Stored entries
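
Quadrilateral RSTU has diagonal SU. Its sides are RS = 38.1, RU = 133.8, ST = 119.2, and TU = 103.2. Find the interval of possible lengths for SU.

From triangle RSU: |38.1 − 133.8| < SU < 38.1 + 133.8, i.e. 95.7 < SU < 171.9.
From triangle TSU: 16.0 < SU < 222.4.
Both must hold, so SU lies in the intersection.

95.7 < SU < 171.9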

**EXERCISE**
An exact copy of every record is needed.

**ANSWER SPACE**
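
Quadrilateral RSTU has diagonal SU. Its sides are RS = 38.1, RU = 133.8, ST = 119.2, and TU = 103.2. Find the interval of possible lengths for SU.

From triangle RSU: |38.1 − 133.8| < SU < 38.1 + 133.8, i.e. 95.7 < SU < 171.9.
From triangle TSU: 16.0 < SU < 222.4.
Both must hold, so SU lies in the intersection.

95.7 < SU < 171.9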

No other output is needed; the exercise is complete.